[MATERIAL SHOWN]

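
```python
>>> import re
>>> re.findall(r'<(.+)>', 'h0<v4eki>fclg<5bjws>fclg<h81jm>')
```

['v4eki>fclg<5bjws>fclg<h81jm']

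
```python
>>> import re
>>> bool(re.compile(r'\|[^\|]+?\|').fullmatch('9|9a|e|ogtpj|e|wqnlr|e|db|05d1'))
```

`re.fullmatch` is like wrapping the pattern in `^…$` (in single-line mode).
Here the pattern can't cover the whole string, so the call returns None, and `bool(None)` is False.

False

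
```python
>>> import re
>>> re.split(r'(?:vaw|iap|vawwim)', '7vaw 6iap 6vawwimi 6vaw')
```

Alternation tries branches left to right and keeps the first one that lets the overall match succeed at that position.
Matches to split on: at [1:4] → 'vaw'; at [6:9] → 'iap'; at [11:14] → 'vaw'; at [20:23] → 'vaw'.
`split` removes every match and returns the 5 fragments in between.

['7', ' 6', ' 6', 'wimi 6', '']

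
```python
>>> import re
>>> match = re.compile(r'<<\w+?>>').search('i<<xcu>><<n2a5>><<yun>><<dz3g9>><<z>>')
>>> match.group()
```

'<<xcu>>'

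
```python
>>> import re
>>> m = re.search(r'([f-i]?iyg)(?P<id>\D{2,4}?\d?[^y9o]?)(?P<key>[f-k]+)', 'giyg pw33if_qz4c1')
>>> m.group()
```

This matches optionally a character in [f-i], then the literal 'iyg' (captured); then 2 to 4 of a non-digit (lazy), then optionally a digit, then optionally any character except [y9o] (captured as 'id'); then one or more of a character in [f-k] (captured as 'key').
`search` walks the string left to right and returns the first match it finds.
The match spans [0:11] → 'giyg pw33if'.
Captured: group 1 = 'giyg', group 2 = ' pw33', group 3 = 'if'.

'giyg pw33if'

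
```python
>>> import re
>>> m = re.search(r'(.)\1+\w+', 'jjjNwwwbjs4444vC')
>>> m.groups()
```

('j',)

After group 1 captures some text, `\1` only succeeds where that same text appears again.
`search` walks the string left to right and returns the first match it finds.
The match spans [0:16] → 'jjjNwwwbjs4444vC'.
Captured: group 1 = 'j'.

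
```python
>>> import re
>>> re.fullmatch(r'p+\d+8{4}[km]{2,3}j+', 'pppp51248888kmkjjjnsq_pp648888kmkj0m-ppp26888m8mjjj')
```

None

This matches one or more of a literal 'p', then one or more of a digit, then exactly 4 of the literal '8'; then 2 to 3 of one of [km], then one or more of a literal 'j'.
`fullmatch` succeeds only if the pattern covers the string from start to end.
Here there's no way to consume every character, so the call returns None.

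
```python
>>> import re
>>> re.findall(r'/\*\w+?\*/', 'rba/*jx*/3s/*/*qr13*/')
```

['/*jx*/', '/*qr13*/']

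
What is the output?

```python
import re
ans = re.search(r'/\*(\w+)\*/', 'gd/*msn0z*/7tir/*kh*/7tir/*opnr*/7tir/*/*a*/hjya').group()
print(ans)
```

/*msn0z*/

The match spans [2:11] → '/*msn0z*/'.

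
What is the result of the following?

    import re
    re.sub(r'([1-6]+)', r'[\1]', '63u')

'[63]u'

Each match is replaced using the text its own group 1 captured.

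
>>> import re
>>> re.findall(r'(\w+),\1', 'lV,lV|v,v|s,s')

`\1` is not a pattern — it's the concrete string captured by group 1, re-applied verbatim.
Matches: at [0:5] match 'lV,lV', group 1 = 'lV'; at [6:9] match 'v,v', group 1 = 'v'; at [10:13] match 's,s', group 1 = 's'.
`findall` collects group 1 from each match (3 total).

['lV', 'v', 's']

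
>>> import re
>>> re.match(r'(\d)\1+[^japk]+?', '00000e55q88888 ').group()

`match` is anchored at position 0; if the pattern doesn't fit there, it returns None.
The match spans [0:6] → '00000e'.

'00000e'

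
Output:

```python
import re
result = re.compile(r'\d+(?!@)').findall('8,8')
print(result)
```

['8', '8']

A negative assertion filters positions out without eating any characters.
Matches: at [0:1] → '8'; at [2:3] → '8'.
Since nothing is captured, `findall` lists the 2 matched substrings directly.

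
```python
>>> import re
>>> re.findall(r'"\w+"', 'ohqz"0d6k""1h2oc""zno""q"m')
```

['"0d6k"', '"1h2oc"', '"zno"', '"q"']

Walking the string: at [4:10] → '"0d6k"'; at [10:17] → '"1h2oc"'; at [17:22] → '"zno"'; at [22:25] → '"q"'.
With no groups in the pattern, `findall` gives back each whole match — 4 here.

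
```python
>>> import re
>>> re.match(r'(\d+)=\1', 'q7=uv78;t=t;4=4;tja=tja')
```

None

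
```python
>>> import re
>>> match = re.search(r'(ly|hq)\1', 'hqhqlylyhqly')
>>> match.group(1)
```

The match spans [0:4] → 'hqhq'.
Captured: group 1 = 'hq'.

'hq'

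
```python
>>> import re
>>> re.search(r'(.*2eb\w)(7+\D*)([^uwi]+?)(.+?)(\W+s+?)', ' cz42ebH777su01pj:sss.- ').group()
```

' cz42ebH777su01pj:s'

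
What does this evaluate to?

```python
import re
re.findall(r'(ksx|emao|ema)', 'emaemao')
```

Alternation tries branches left to right and keeps the first one that lets the overall match succeed at that position.
Scanning left to right: at [0:3] match 'ema', group 1 = 'ema'; at [3:7] match 'emao', group 1 = 'emao'.
`findall` collects group 1 from each match (2 total).

['ema', 'emao']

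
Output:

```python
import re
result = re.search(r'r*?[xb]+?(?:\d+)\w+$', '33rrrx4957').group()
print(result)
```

This matches zero or more of the literal 'r' (lazy), then one or more of one of [xb] (lazy); then one or more of a digit (non-capturing group); then one or more of a word character; then anchored at the end.
`re.search` scans for the first position where the pattern succeeds.
The match spans [2:10] → 'rrrx4957'.

rrrx4957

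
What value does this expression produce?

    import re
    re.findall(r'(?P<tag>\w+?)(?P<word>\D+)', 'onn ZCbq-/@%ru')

This matches one or more of a word character (lazy) (captured as 'tag'); then one or more of a non-digit (captured as 'word').
The `?` after the quantifier makes it lazy — it takes as little as possible before letting the rest of the pattern try.
Matches: at [0:14] match 'onn ZCbq-/@%ru', groups = ('o', 'nn ZCbq-/@%ru').
With 2 capturing groups, `findall` returns a 2-tuple per match.

[('o', 'nn ZCbq-/@%ru')]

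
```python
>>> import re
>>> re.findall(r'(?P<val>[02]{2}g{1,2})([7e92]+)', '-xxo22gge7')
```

[('22gg', 'e7')]

2 groups means the one result is a tuple of 2 captured strings — 1 here.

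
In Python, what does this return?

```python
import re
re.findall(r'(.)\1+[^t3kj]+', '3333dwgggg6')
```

The backreference `\1` re-matches whatever the first group consumed, character for character.
Because there's exactly one group, `findall` drops the full match and keeps group 1 from the one hit.

['3']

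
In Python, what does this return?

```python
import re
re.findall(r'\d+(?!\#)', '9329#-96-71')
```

['932', '96', '71']

A negative assertion filters positions out without eating any characters.
Scanning left to right: at [0:3] → '932'; at [6:8] → '96'; at [9:11] → '71'.
`findall` yields the raw match text (3 of them) because the pattern has no groups.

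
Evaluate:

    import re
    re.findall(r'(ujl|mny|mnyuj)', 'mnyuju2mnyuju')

['mny', 'mny']

Branches in `(...|...)` are attempted left-to-right; the first branch that allows the whole pattern to succeed is taken.
One capturing group, so `findall` returns just the captured substring from each match — 2 in all.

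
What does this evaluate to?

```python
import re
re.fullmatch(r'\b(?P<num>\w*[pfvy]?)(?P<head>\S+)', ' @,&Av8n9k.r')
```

None

Pattern: a word boundary (`\b`, zero-width); then zero or more of a word character, then optionally one of [pfvy] (captured as 'num'); then one or more of a non-whitespace character (captured as 'head').
`fullmatch` succeeds only if the pattern covers the string from start to end.
Here there's no way to consume every character, so the call returns None.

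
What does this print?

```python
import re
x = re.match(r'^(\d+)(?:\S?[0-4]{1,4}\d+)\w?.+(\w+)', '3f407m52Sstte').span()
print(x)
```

(0, 13)

The pattern matches anchored at the start of the string; then one or more of a digit (captured); then optionally a non-whitespace character, then 1 to 4 of a character in [0-4], then one or more of a digit (non-capturing group); then optionally a word character; then one or more of any character; then one or more of a word character (captured).
With `match`, the pattern is implicitly anchored at the beginning.
The match spans [0:13] → '3f407m52Sstte'.
Captured: group 1 = '3', group 2 = 'e'.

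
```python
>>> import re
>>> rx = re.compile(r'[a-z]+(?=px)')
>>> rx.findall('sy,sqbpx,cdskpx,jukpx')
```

Lookahead/lookbehind check context without consuming it, so the matched span excludes the asserted characters.
Walking the string: at [3:6] → 'sqb'; at [9:13] → 'cdsk'; at [16:19] → 'juk'.
`findall` yields the raw match text (3 of them) because the pattern has no groups.

['sqb', 'cdsk', 'juk']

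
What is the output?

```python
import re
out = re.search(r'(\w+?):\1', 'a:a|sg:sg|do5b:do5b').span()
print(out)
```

A backreference is literal: `\1` must see the identical characters the first group matched.
`re.search` tries every starting position until one works.
The match spans [0:3] → 'a:a'.
Captured: group 1 = 'a'.

(0, 3)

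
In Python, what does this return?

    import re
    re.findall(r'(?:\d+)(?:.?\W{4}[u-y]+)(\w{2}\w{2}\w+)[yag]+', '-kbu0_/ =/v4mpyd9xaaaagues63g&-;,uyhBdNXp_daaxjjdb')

With a single group, `findall` returns only what that group captured — 1 item.

['4mpyd9xaaaagues63']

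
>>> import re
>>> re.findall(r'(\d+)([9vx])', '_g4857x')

[('4857', 'x')]

Pattern: one or more of a digit (captured); then one of [9vx] (captured).
`findall` packs the 2 group values into a tuple for every match.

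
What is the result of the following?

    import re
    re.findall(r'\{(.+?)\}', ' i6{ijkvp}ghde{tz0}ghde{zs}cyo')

['ijkvp', 'tz0', 'zs']

Matches: at [3:10] match '{ijkvp}', group 1 = 'ijkvp'; at [14:19] match '{tz0}', group 1 = 'tz0'; at [23:27] match '{zs}', group 1 = 'zs'.
With a single group, `findall` returns only what that group captured — 3 items.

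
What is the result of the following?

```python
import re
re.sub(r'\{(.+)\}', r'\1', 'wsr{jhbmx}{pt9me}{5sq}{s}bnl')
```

'wsrjhbmx}{pt9me}{5sq}{sbnl'

Each match is replaced using the text its own group 1 captured.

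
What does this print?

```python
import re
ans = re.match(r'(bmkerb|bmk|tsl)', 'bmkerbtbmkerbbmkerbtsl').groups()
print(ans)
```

Branches in `(...|...)` are attempted left-to-right; the first branch that allows the whole pattern to succeed is taken.
`match` is anchored at position 0; if the pattern doesn't fit there, it returns None.
The match spans [0:6] → 'bmkerb'.
Captured: group 1 = 'bmkerb'.

('bmkerb',)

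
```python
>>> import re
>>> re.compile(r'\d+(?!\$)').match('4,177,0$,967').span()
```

(0, 1)

`re.match` only tries the pattern at the start of the string.
The match spans [0:1] → '4'.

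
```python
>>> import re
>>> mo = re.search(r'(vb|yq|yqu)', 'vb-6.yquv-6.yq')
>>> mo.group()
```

The match spans [0:2] → 'vb'.

'vb'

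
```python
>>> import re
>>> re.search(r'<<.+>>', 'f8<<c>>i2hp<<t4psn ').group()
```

The match spans [2:7] → '<<c>>'.

'<<c>>'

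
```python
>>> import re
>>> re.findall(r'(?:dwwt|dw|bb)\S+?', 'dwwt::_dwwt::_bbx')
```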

[/MATERIAL SHOWN]

■ **EXERCISE**:
Check each line above for the string "compile" and copy the ones that have it.

■ **ANSWER TO THE PROBLEM**:
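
>>> bool(re.compile(r'\|[^\|]+?\|').fullmatch('9|9a|e|ogtpj|e|wqnlr|e|db|05d1'))
>>> match = re.compile(r'<<\w+?>>').search('i<<xcu>><<n2a5>><<yun>><<dz3g9>><<z>>')
result = re.compile(r'\d+(?!@)').findall('8,8')
>>> rx = re.compile(r'[a-z]+(?=px)')
>>> re.compile(r'\d+(?!\$)').match('4,177,0$,967').span()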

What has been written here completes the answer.